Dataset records
--- START ---

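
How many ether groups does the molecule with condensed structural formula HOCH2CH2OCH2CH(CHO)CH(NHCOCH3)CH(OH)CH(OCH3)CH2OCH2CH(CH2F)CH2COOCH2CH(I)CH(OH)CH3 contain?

3

Working along the chain:
  HOCH2: HO– on an sp³ carbon → alcohol.
  CH2OCH2: C–O–C with sp³ carbons on both sides and no adjacent C=O → ether.
  CH(CHO): pendant –CHO: carbonyl C bonded to C and H → aldehyde.
  CH(NHCOCH3): pendant –NHC(=O)CH3: N bonded to a carbonyl → amide (not amine).
  CH(OH): –OH on an sp³ carbon → alcohol (secondary).
  CH(OCH3): pendant –OCH3: C–O–C with sp³ C, no adjacent C=O → ether.
  CH2OCH2: C–O–C with sp³ carbons on both sides and no adjacent C=O → ether.
  CH(CH2F): pendant –CH2X: halogen on sp³ carbon → alkyl halide.
  CH2COOCH2: –C(=O)–O–C with C on the carbonyl side → ester.
  CH(I): halogen on an sp³ carbon → alkyl halide.
  CH(OH): –OH on an sp³ carbon → alcohol (secondary).
Ether appears at: CH2OCH2, CH(OCH3), CH2OCH2 → 3.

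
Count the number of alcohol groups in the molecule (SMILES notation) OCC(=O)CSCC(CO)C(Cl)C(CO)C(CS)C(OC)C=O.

3

Reading the structure from left to right:
  HOCH2: HO– on an sp³ carbon → alcohol.
  CO: –C(=O)– with carbon on both sides → ketone.
  CH2SCH2: C–S–C linkage → sulfide (thioether).
  CH(CH2OH): pendant –CH2OH on an sp³ backbone C → alcohol.
  CH(Cl): halogen on an sp³ carbon → alkyl halide.
  CH(CH2OH): pendant –CH2OH on an sp³ backbone C → alcohol.
  CH(CH2SH): pendant –CH2SH → thiol.
  CH(OCH3): pendant –OCH3: C–O–C with sp³ C, no adjacent C=O → ether.
  CHO: terminal –CHO: carbonyl C bonded to H and C → aldehyde.
Alcohol appears at: HOCH2, CH(CH2OH), CH(CH2OH) → 3.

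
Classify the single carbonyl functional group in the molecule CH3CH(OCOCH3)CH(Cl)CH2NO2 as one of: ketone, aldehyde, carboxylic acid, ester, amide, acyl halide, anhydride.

The carbonyl is in the CH(OCOCH3) segment: pendant –OC(=O)CH3: an acyloxy group → ester.

ester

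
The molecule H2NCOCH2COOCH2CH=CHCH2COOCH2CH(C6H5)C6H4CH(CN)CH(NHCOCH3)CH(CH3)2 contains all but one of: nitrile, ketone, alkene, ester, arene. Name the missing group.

ketone

nitrile: present (CH(CN) — pendant –C≡N: nitrile).
alkene: present (CH=CH — C=C double bond → alkene).
ester: present (CH2COOCH2 — –C(=O)–O–C with C on the carbonyl side → ester).
arene: present (CH(C6H5) — pendant –C6H5: benzene ring → arene).
ketone: absent. In CH2COOCH2, the C=O is bonded to an –O–C group, which defines an ester, not a ketone. In each of H2NCO and CH(NHCOCH3), the C=O is bonded to nitrogen, which defines an amide, not a ketone.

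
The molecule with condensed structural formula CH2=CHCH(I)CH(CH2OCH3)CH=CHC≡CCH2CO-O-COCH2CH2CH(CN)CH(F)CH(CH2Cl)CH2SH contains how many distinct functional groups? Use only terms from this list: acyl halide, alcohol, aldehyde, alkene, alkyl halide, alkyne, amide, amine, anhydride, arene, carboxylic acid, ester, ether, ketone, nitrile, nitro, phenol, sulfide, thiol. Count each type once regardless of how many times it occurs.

C=C double bond → alkene.
halogen on an sp³ carbon → alkyl halide.
pendant –CH2OCH3: C–O–C linkage → ether.
C=C double bond → alkene.
C≡C triple bond → alkyne.
two acyl groups sharing one oxygen, –C(=O)–O–C(=O)– → anhydride.
pendant –C≡N: nitrile.
halogen on an sp³ carbon → alkyl halide.
pendant –CH2X: halogen on sp³ carbon → alkyl halide.
–SH on an sp³ carbon → thiol.
Distinct types present: alkene, alkyl halide, alkyne, anhydride, ether, nitrile, thiol.

7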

--- END ---

For the records above, restate every line word for word.

Written answer —
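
How many ether groups does the molecule with condensed structural formula HOCH2CH2OCH2CH(CHO)CH(NHCOCH3)CH(OH)CH(OCH3)CH2OCH2CH(CH2F)CH2COOCH2CH(I)CH(OH)CH3 contain?

3

Working along the chain:
  HOCH2: HO– on an sp³ carbon → alcohol.
  CH2OCH2: C–O–C with sp³ carbons on both sides and no adjacent C=O → ether.
  CH(CHO): pendant –CHO: carbonyl C bonded to C and H → aldehyde.
  CH(NHCOCH3): pendant –NHC(=O)CH3: N bonded to a carbonyl → amide (not amine).
  CH(OH): –OH on an sp³ carbon → alcohol (secondary).
  CH(OCH3): pendant –OCH3: C–O–C with sp³ C, no adjacent C=O → ether.
  CH2OCH2: C–O–C with sp³ carbons on both sides and no adjacent C=O → ether.
  CH(CH2F): pendant –CH2X: halogen on sp³ carbon → alkyl halide.
  CH2COOCH2: –C(=O)–O–C with C on the carbonyl side → ester.
  CH(I): halogen on an sp³ carbon → alkyl halide.
  CH(OH): –OH on an sp³ carbon → alcohol (secondary).
Ether appears at: CH2OCH2, CH(OCH3), CH2OCH2 → 3.

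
Count the number of alcohol groups in the molecule (SMILES notation) OCC(=O)CSCC(CO)C(Cl)C(CO)C(CS)C(OC)C=O.

3

Reading the structure from left to right:
  HOCH2: HO– on an sp³ carbon → alcohol.
  CO: –C(=O)– with carbon on both sides → ketone.
  CH2SCH2: C–S–C linkage → sulfide (thioether).
  CH(CH2OH): pendant –CH2OH on an sp³ backbone C → alcohol.
  CH(Cl): halogen on an sp³ carbon → alkyl halide.
  CH(CH2OH): pendant –CH2OH on an sp³ backbone C → alcohol.
  CH(CH2SH): pendant –CH2SH → thiol.
  CH(OCH3): pendant –OCH3: C–O–C with sp³ C, no adjacent C=O → ether.
  CHO: terminal –CHO: carbonyl C bonded to H and C → aldehyde.
Alcohol appears at: HOCH2, CH(CH2OH), CH(CH2OH) → 3.

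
Classify the single carbonyl functional group in the molecule CH3CH(OCOCH3)CH(Cl)CH2NO2 as one of: ketone, aldehyde, carboxylic acid, ester, amide, acyl halide, anhydride.

The carbonyl is in the CH(OCOCH3) segment: pendant –OC(=O)CH3: an acyloxy group → ester.

ester

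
The molecule H2NCOCH2COOCH2CH=CHCH2COOCH2CH(C6H5)C6H4CH(CN)CH(NHCOCH3)CH(CH3)2 contains all but one of: nitrile, ketone, alkene, ester, arene. Name the missing group.

ketone

nitrile: present (CH(CN) — pendant –C≡N: nitrile).
alkene: present (CH=CH — C=C double bond → alkene).
ester: present (CH2COOCH2 — –C(=O)–O–C with C on the carbonyl side → ester).
arene: present (CH(C6H5) — pendant –C6H5: benzene ring → arene).
ketone: absent. In CH2COOCH2, the C=O is bonded to an –O–C group, which defines an ester, not a ketone. In each of H2NCO and CH(NHCOCH3), the C=O is bonded to nitrogen, which defines an amide, not a ketone.

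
The molecule with condensed structural formula CH2=CHCH(I)CH(CH2OCH3)CH=CHC≡CCH2CO-O-COCH2CH2CH(CN)CH(F)CH(CH2Cl)CH2SH contains how many distinct functional groups? Use only terms from this list: acyl halide, alcohol, aldehyde, alkene, alkyl halide, alkyne, amide, amine, anhydride, arene, carboxylic acid, ester, ether, ketone, nitrile, nitro, phenol, sulfide, thiol. Count each type once regardless of how many times it occurs.

C=C double bond → alkene.
halogen on an sp³ carbon → alkyl halide.
pendant –CH2OCH3: C–O–C linkage → ether.
C=C double bond → alkene.
C≡C triple bond → alkyne.
two acyl groups sharing one oxygen, –C(=O)–O–C(=O)– → anhydride.
pendant –C≡N: nitrile.
halogen on an sp³ carbon → alkyl halide.
pendant –CH2X: halogen on sp³ carbon → alkyl halide.
–SH on an sp³ carbon → thiol.
Distinct types present: alkene, alkyl halide, alkyne, anhydride, ether, nitrile, thiol.

7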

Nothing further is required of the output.